> _WHAT YOU SHOULD DO_:
Show each line of the records in which the word "below" occurs.

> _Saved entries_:
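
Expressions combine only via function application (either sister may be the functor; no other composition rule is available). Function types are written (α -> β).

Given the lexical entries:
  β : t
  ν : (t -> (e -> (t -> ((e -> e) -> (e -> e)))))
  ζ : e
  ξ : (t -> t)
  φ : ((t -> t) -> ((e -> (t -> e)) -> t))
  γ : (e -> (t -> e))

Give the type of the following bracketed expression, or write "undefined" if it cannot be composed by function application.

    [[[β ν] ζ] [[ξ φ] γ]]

((e -> e) -> (e -> e))

[β ν]: ν is (t -> (e -> (t -> ((e -> e) -> (e -> e))))), β is t; result (e -> (t -> ((e -> e) -> (e -> e)))).
[[β ν] ζ]: [β ν] is (e -> (t -> ((e -> e) -> (e -> e)))), ζ is e; result (t -> ((e -> e) -> (e -> e))).
[ξ φ]: φ is ((t -> t) -> ((e -> (t -> e)) -> t)), ξ is (t -> t); result ((e -> (t -> e)) -> t).
[[ξ φ] γ]: [ξ φ] is ((e -> (t -> e)) -> t), γ is (e -> (t -> e)); result t.
[[[β ν] ζ] [[ξ φ] γ]]: [[β ν] ζ] is (t -> ((e -> e) -> (e -> e))), [[ξ φ] γ] is t; result ((e -> e) -> (e -> e)).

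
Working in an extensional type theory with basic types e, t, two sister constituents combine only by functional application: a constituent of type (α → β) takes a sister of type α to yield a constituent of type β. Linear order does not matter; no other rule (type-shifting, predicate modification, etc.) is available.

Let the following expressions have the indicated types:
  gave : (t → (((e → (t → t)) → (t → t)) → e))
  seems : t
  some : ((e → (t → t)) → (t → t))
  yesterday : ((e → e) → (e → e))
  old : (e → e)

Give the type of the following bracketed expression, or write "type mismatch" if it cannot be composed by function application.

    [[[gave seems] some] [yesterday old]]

[gave seems]: functor gave : (t → (((e → (t → t)) → (t → t)) → e)), argument seems : t; result (((e → (t → t)) → (t → t)) → e).
[[gave seems] some]: functor [gave seems] : (((e → (t → t)) → (t → t)) → e), argument some : ((e → (t → t)) → (t → t)); result e.
[yesterday old]: functor yesterday : ((e → e) → (e → e)), argument old : (e → e); result (e → e).
[[[gave seems] some] [yesterday old]]: functor [yesterday old] : (e → e), argument [[gave seems] some] : e; result e.

e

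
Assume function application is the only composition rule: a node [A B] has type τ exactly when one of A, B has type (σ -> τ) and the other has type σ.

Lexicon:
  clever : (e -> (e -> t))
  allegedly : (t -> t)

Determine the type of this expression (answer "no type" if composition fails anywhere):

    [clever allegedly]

no type

[clever allegedly]: (e -> (e -> t)) and (t -> t) cannot combine by function application — type clash.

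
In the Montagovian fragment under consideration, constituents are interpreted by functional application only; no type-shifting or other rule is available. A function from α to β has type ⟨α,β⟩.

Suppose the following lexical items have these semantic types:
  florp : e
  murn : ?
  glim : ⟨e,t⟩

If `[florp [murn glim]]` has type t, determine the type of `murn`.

⟨⟨e,t⟩,⟨e,t⟩⟩

[florp [murn glim]] is required to be t. florp : e cannot yield t as functor, so [murn glim] : ⟨e,t⟩.
[murn glim] is required to be ⟨e,t⟩. glim : ⟨e,t⟩ cannot yield ⟨e,t⟩ as functor, so murn : ⟨⟨e,t⟩,⟨e,t⟩⟩.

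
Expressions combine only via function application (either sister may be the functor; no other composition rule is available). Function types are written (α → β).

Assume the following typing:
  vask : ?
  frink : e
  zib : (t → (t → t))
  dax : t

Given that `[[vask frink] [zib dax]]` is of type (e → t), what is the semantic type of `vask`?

(e → ((t → t) → (e → t)))

At [[vask frink] [zib dax]] (required: (e → t)): [zib dax] is (t → t), which is not a function with range (e → t); hence [vask frink] is the functor — type ((t → t) → (e → t)).
At [vask frink] (required: ((t → t) → (e → t))): frink is e, which is not a function with range ((t → t) → (e → t)); hence vask is the functor — type (e → ((t → t) → (e → t))).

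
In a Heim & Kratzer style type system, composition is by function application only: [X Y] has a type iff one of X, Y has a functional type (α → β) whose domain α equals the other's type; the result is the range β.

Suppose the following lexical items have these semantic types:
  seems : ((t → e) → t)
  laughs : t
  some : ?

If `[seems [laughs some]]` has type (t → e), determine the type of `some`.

[seems [laughs some]] is required to be (t → e). seems : ((t → e) → t) cannot yield (t → e) as functor, so [laughs some] : (((t → e) → t) → (t → e)).
[laughs some] is required to be (((t → e) → t) → (t → e)). laughs : t cannot yield (((t → e) → t) → (t → e)) as functor, so some : (t → (((t → e) → t) → (t → e))).

(t → (((t → e) → t) → (t → e)))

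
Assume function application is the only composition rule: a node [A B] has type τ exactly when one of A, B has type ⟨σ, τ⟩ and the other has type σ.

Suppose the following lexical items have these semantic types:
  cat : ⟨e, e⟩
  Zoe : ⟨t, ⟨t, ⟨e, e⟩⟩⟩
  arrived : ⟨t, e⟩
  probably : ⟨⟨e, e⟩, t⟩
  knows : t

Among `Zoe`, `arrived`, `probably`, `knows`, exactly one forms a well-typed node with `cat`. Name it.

probably

Zoe : ⟨t, ⟨t, ⟨e, e⟩⟩⟩ — cat needs e; Zoe needs t; neither fits.
arrived : ⟨t, e⟩ — cat needs e; arrived needs t; neither fits.
probably — combines: probably : ⟨⟨e, e⟩, t⟩ takes cat : ⟨e, e⟩ as argument, giving t.
knows : t — cat needs e; knows needs nothing (atomic); neither fits.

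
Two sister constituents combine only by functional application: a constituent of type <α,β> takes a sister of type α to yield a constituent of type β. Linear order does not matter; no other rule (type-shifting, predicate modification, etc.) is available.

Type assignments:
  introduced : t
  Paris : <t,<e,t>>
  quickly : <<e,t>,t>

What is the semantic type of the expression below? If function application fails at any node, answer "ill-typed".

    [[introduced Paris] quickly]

t

[introduced Paris] — Paris of type <t,<e,t>> combines with introduced of type t: type <e,t>.
[[introduced Paris] quickly] — quickly of type <<e,t>,t> combines with [introduced Paris] of type <e,t>: type t.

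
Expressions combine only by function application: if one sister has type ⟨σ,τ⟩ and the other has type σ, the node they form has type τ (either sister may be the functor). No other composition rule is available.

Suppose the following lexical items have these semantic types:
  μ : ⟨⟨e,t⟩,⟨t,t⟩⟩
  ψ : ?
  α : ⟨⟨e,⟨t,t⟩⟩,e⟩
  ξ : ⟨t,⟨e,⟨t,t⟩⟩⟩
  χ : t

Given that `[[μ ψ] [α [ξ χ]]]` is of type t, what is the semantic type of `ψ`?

⟨⟨⟨e,t⟩,⟨t,t⟩⟩,⟨e,t⟩⟩

[[μ ψ] [α [ξ χ]]] is required to be t. [α [ξ χ]] : e cannot yield t as functor, so [μ ψ] : ⟨e,t⟩.
[μ ψ] is required to be ⟨e,t⟩. μ : ⟨⟨e,t⟩,⟨t,t⟩⟩ cannot yield ⟨e,t⟩ as functor, so ψ : ⟨⟨⟨e,t⟩,⟨t,t⟩⟩,⟨e,t⟩⟩.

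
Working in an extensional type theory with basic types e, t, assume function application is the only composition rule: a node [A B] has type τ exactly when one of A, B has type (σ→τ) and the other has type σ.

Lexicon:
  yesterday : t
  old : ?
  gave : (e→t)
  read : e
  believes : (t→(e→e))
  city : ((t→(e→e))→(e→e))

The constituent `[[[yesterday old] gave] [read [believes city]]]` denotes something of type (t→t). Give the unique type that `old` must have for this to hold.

[[[yesterday old] gave] [read [believes city]]] must have type (t→t). The sister [read [believes city]] has type e; that is not a function onto (t→t), so [[yesterday old] gave] must be the functor, of type (e→(t→t)).
[[yesterday old] gave] must have type (e→(t→t)). The sister gave has type (e→t); that is not a function onto (e→(t→t)), so [yesterday old] must be the functor, of type ((e→t)→(e→(t→t))).
[yesterday old] must have type ((e→t)→(e→(t→t))). The sister yesterday has type t; that is not a function onto ((e→t)→(e→(t→t))), so old must be the functor, of type (t→((e→t)→(e→(t→t)))).

(t→((e→t)→(e→(t→t))))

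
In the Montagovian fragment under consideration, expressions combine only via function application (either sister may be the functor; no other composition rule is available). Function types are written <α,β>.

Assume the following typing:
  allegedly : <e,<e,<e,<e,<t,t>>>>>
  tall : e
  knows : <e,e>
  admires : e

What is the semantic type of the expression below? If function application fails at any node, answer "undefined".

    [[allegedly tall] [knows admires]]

At [allegedly tall], allegedly : <e,<e,<e,<e,<t,t>>>>> takes tall : e, giving <e,<e,<e,<t,t>>>>.
At [knows admires], knows : <e,e> takes admires : e, giving e.
At [[allegedly tall] [knows admires]], [allegedly tall] : <e,<e,<e,<t,t>>>> takes [knows admires] : e, giving <e,<e,<t,t>>>.

<e,<e,<t,t>>>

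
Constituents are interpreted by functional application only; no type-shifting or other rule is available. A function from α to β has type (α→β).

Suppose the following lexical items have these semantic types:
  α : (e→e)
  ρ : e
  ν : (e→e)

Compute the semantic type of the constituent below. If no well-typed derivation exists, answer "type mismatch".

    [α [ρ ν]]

e

[ρ ν]: (e→e) applied to e yields e.
[α [ρ ν]]: (e→e) applied to e yields e.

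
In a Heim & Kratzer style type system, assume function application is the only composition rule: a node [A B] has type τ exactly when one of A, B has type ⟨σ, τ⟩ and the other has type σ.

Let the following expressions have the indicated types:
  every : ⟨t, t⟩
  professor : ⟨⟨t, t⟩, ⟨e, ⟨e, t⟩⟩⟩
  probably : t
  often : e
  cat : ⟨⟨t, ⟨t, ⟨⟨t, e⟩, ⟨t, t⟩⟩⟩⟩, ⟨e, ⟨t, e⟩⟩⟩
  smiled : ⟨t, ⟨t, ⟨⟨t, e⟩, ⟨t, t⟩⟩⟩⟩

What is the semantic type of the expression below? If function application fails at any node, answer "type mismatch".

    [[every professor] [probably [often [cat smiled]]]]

⟨e, t⟩

[every professor]: functor professor : ⟨⟨t, t⟩, ⟨e, ⟨e, t⟩⟩⟩, argument every : ⟨t, t⟩; result ⟨e, ⟨e, t⟩⟩.
[cat smiled]: functor cat : ⟨⟨t, ⟨t, ⟨⟨t, e⟩, ⟨t, t⟩⟩⟩⟩, ⟨e, ⟨t, e⟩⟩⟩, argument smiled : ⟨t, ⟨t, ⟨⟨t, e⟩, ⟨t, t⟩⟩⟩⟩; result ⟨e, ⟨t, e⟩⟩.
[often [cat smiled]]: functor [cat smiled] : ⟨e, ⟨t, e⟩⟩, argument often : e; result ⟨t, e⟩.
[probably [often [cat smiled]]]: functor [often [cat smiled]] : ⟨t, e⟩, argument probably : t; result e.
[[every professor] [probably [often [cat smiled]]]]: functor [every professor] : ⟨e, ⟨e, t⟩⟩, argument [probably [often [cat smiled]]] : e; result ⟨e, t⟩.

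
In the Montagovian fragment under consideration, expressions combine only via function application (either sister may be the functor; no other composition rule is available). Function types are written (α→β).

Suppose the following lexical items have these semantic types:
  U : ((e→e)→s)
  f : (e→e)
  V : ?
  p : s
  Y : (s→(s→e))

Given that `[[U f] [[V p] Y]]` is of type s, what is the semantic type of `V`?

(s→((s→(s→e))→(s→s)))

[[U f] [[V p] Y]] must have type s. The sister [U f] has type s; that is not a function onto s, so [[V p] Y] must be the functor, of type (s→s).
[[V p] Y] must have type (s→s). The sister Y has type (s→(s→e)); that is not a function onto (s→s), so [V p] must be the functor, of type ((s→(s→e))→(s→s)).
[V p] must have type ((s→(s→e))→(s→s)). The sister p has type s; that is not a function onto ((s→(s→e))→(s→s)), so V must be the functor, of type (s→((s→(s→e))→(s→s))).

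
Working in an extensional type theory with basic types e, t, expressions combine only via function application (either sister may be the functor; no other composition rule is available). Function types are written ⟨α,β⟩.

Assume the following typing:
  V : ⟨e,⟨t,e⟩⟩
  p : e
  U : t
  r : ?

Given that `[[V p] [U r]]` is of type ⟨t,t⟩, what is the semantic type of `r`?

⟨t,⟨⟨t,e⟩,⟨t,t⟩⟩⟩

At [[V p] [U r]] (required: ⟨t,t⟩): [V p] is ⟨t,e⟩, which is not a function with range ⟨t,t⟩; hence [U r] is the functor — type ⟨⟨t,e⟩,⟨t,t⟩⟩.
At [U r] (required: ⟨⟨t,e⟩,⟨t,t⟩⟩): U is t, which is not a function with range ⟨⟨t,e⟩,⟨t,t⟩⟩; hence r is the functor — type ⟨t,⟨⟨t,e⟩,⟨t,t⟩⟩⟩.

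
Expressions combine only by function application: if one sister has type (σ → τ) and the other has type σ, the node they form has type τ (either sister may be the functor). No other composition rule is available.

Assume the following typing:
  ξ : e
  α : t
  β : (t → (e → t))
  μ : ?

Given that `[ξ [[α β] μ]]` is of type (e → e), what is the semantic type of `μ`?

((e → t) → (e → (e → e)))

For [ξ [[α β] μ]] to have type (e → e) with ξ of type e, [[α β] μ] must be the function: [[α β] μ] : (e → (e → e)).
For [[α β] μ] to have type (e → (e → e)) with [α β] of type (e → t), μ must be the function: μ : ((e → t) → (e → (e → e))).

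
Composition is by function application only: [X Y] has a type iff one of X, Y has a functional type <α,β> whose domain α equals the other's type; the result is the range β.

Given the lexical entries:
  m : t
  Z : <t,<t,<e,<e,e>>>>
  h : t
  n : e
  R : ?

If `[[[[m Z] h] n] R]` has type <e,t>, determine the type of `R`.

[[[[m Z] h] n] R] is required to be <e,t>. [[[m Z] h] n] : <e,e> cannot yield <e,t> as functor, so R : <<e,e>,<e,t>>.

<<e,e>,<e,t>>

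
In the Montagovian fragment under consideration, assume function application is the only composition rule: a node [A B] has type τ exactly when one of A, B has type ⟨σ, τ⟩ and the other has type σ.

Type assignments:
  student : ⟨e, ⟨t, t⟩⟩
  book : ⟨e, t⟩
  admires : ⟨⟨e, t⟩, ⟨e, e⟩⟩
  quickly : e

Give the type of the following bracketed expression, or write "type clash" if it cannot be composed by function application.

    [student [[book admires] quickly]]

[book admires]: admires is ⟨⟨e, t⟩, ⟨e, e⟩⟩, book is ⟨e, t⟩; result ⟨e, e⟩.
[[book admires] quickly]: [book admires] is ⟨e, e⟩, quickly is e; result e.
[student [[book admires] quickly]]: student is ⟨e, ⟨t, t⟩⟩, [[book admires] quickly] is e; result ⟨t, t⟩.

⟨t, t⟩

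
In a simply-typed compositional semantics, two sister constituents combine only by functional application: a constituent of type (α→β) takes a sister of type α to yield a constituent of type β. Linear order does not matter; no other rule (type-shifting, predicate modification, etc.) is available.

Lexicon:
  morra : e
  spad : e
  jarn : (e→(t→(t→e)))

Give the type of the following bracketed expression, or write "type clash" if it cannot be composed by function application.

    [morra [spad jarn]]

type clash

At [spad jarn], jarn : (e→(t→(t→e))) takes spad : e, giving (t→(t→e)).
At [morra [spad jarn]]: neither e nor (t→(t→e)) can take the other as argument; the node is ill-typed.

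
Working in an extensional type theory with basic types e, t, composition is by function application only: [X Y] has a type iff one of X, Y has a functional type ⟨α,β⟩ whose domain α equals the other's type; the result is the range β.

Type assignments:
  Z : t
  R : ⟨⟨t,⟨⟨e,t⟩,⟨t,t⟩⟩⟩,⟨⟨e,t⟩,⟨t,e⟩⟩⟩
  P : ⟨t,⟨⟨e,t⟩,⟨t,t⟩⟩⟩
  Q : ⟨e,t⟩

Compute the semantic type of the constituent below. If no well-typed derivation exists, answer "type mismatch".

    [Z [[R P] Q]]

[R P] — R of type ⟨⟨t,⟨⟨e,t⟩,⟨t,t⟩⟩⟩,⟨⟨e,t⟩,⟨t,e⟩⟩⟩ combines with P of type ⟨t,⟨⟨e,t⟩,⟨t,t⟩⟩⟩: type ⟨⟨e,t⟩,⟨t,e⟩⟩.
[[R P] Q] — [R P] of type ⟨⟨e,t⟩,⟨t,e⟩⟩ combines with Q of type ⟨e,t⟩: type ⟨t,e⟩.
[Z [[R P] Q]] — [[R P] Q] of type ⟨t,e⟩ combines with Z of type t: type e.

e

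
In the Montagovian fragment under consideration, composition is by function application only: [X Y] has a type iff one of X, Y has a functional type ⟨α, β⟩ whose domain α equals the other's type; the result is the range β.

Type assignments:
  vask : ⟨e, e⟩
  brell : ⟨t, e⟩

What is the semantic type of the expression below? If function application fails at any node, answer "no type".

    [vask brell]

[vask brell]: ⟨e, e⟩ with ⟨t, e⟩ — neither is a function whose domain matches the other; composition fails here.

no type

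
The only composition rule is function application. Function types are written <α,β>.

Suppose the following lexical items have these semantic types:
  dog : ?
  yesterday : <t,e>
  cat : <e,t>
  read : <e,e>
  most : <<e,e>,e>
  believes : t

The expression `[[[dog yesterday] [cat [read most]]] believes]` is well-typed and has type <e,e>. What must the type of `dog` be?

<<t,e>,<t,<t,<e,e>>>>

For [[[dog yesterday] [cat [read most]]] believes] to have type <e,e> with believes of type t, [[dog yesterday] [cat [read most]]] must be the function: [[dog yesterday] [cat [read most]]] : <t,<e,e>>.
For [[dog yesterday] [cat [read most]]] to have type <t,<e,e>> with [cat [read most]] of type t, [dog yesterday] must be the function: [dog yesterday] : <t,<t,<e,e>>>.
For [dog yesterday] to have type <t,<t,<e,e>>> with yesterday of type <t,e>, dog must be the function: dog : <<t,e>,<t,<t,<e,e>>>>.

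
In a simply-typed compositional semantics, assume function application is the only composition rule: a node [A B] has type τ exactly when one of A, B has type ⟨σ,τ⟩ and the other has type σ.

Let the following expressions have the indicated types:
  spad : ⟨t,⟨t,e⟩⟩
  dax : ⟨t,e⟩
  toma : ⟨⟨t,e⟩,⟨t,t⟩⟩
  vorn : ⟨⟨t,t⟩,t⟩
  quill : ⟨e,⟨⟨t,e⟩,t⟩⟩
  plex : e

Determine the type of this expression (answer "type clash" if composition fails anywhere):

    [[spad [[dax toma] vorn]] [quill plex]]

t

At [dax toma], toma : ⟨⟨t,e⟩,⟨t,t⟩⟩ takes dax : ⟨t,e⟩, giving ⟨t,t⟩.
At [[dax toma] vorn], vorn : ⟨⟨t,t⟩,t⟩ takes [dax toma] : ⟨t,t⟩, giving t.
At [spad [[dax toma] vorn]], spad : ⟨t,⟨t,e⟩⟩ takes [[dax toma] vorn] : t, giving ⟨t,e⟩.
At [quill plex], quill : ⟨e,⟨⟨t,e⟩,t⟩⟩ takes plex : e, giving ⟨⟨t,e⟩,t⟩.
At [[spad [[dax toma] vorn]] [quill plex]], [quill plex] : ⟨⟨t,e⟩,t⟩ takes [spad [[dax toma] vorn]] : ⟨t,e⟩, giving t.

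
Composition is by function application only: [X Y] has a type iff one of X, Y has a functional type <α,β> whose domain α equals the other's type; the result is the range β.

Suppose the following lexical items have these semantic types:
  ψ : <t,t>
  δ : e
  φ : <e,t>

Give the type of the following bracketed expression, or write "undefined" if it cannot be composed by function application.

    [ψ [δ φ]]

[δ φ]: functor φ : <e,t>, argument δ : e; result t.
[ψ [δ φ]]: functor ψ : <t,t>, argument [δ φ] : t; result t.

t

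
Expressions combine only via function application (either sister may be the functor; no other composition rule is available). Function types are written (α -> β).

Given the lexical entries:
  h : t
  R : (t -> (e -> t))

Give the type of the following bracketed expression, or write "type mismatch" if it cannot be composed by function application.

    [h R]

(e -> t)

[h R] — R of type (t -> (e -> t)) combines with h of type t: type (e -> t).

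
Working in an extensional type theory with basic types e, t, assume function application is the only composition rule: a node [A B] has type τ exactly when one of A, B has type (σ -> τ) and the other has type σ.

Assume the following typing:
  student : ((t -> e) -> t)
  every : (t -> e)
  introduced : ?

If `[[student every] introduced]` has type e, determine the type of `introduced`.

(t -> e)

At [[student every] introduced] (required: e): [student every] is t, which is not a function with range e; hence introduced is the functor — type (t -> e).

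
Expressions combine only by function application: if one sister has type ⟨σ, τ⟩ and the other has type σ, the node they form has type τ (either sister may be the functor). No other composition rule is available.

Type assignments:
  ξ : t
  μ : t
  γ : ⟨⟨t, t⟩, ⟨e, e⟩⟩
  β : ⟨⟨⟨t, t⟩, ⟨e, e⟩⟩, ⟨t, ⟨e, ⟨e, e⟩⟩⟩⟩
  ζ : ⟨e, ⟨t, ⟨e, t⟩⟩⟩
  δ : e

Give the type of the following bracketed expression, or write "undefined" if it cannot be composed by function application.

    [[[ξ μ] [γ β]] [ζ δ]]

At [ξ μ]: neither t nor t can take the other as argument; the node is ill-typed.

undefined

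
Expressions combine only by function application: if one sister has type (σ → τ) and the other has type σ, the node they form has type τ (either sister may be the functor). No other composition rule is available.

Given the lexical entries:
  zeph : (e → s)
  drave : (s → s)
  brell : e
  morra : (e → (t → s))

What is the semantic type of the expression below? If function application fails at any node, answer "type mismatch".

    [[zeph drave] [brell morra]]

type mismatch

[zeph drave]: (e → s) and (s → s) cannot combine by function application — type clash.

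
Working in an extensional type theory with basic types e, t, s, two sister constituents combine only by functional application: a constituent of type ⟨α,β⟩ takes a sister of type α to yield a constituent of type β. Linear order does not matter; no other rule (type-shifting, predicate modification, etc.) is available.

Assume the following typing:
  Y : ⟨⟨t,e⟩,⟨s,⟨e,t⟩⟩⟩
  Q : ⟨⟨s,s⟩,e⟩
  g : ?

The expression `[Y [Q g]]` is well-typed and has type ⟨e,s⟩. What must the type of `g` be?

For [Y [Q g]] to have type ⟨e,s⟩ with Y of type ⟨⟨t,e⟩,⟨s,⟨e,t⟩⟩⟩, [Q g] must be the function: [Q g] : ⟨⟨⟨t,e⟩,⟨s,⟨e,t⟩⟩⟩,⟨e,s⟩⟩.
For [Q g] to have type ⟨⟨⟨t,e⟩,⟨s,⟨e,t⟩⟩⟩,⟨e,s⟩⟩ with Q of type ⟨⟨s,s⟩,e⟩, g must be the function: g : ⟨⟨⟨s,s⟩,e⟩,⟨⟨⟨t,e⟩,⟨s,⟨e,t⟩⟩⟩,⟨e,s⟩⟩⟩.

⟨⟨⟨s,s⟩,e⟩,⟨⟨⟨t,e⟩,⟨s,⟨e,t⟩⟩⟩,⟨e,s⟩⟩⟩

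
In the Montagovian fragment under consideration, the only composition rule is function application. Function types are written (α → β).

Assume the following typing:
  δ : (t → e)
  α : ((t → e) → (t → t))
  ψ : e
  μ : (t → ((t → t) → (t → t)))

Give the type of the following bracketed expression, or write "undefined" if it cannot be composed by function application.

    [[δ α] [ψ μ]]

undefined

[δ α]: functor α : ((t → e) → (t → t)), argument δ : (t → e); result (t → t).
[ψ μ]: e with (t → ((t → t) → (t → t))) — neither is a function whose domain matches the other; composition fails here.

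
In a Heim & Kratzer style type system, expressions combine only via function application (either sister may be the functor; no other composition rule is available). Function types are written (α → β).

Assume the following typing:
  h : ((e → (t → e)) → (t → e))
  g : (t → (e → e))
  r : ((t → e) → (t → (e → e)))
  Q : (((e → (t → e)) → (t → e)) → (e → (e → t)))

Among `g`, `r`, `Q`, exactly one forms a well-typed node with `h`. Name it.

Q

g : (t → (e → e)) — neither side's domain matches the other.
r : ((t → e) → (t → (e → e))) — neither side's domain matches the other.
Q — combines: Q : (((e → (t → e)) → (t → e)) → (e → (e → t))) takes h : ((e → (t → e)) → (t → e)) as argument, giving (e → (e → t)).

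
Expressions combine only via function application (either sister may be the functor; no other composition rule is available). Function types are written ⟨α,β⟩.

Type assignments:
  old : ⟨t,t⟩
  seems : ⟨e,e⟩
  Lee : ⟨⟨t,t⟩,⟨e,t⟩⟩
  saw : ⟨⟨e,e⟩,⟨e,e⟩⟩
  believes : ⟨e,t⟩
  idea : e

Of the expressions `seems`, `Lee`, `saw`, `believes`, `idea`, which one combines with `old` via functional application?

Lee

seems : ⟨e,e⟩ — no; old wants t, and seems wants e.
Lee — combines: Lee : ⟨⟨t,t⟩,⟨e,t⟩⟩ takes old : ⟨t,t⟩ as argument, giving ⟨e,t⟩.
saw : ⟨⟨e,e⟩,⟨e,e⟩⟩ — no; old wants t, and saw wants ⟨e,e⟩.
believes : ⟨e,t⟩ — no; old wants t, and believes wants e.
idea : e — no; old wants t, and idea wants nothing (atomic).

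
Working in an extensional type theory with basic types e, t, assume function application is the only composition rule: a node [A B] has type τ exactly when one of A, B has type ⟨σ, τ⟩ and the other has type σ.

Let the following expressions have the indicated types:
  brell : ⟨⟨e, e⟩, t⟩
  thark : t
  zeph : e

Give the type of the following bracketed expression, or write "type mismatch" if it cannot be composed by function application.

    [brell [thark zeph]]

At [thark zeph]: neither t nor e can take the other as argument; the node is ill-typed.

type mismatch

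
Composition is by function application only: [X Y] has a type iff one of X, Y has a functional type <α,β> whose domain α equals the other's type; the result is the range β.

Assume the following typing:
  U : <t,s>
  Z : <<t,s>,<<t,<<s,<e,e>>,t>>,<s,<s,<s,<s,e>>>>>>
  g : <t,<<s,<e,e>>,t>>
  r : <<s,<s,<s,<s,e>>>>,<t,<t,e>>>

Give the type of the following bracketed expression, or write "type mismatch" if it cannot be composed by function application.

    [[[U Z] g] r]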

> _OUTPUT_:
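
What is the semantic type of the expression below? If function application fails at any node, answer "ill-typed".
What is the semantic type of the expression below? If function application fails at any node, answer "undefined".
Compute the semantic type of the constituent below. If no well-typed derivation exists, answer "type mismatch".
What is the semantic type of the expression below? If function application fails at any node, answer "type mismatch".
Compute the semantic type of the constituent below. If no well-typed derivation exists, answer "type mismatch".
What is the semantic type of the expression below? If function application fails at any node, answer "no type".
What is the semantic type of the expression below? If function application fails at any node, answer "type mismatch".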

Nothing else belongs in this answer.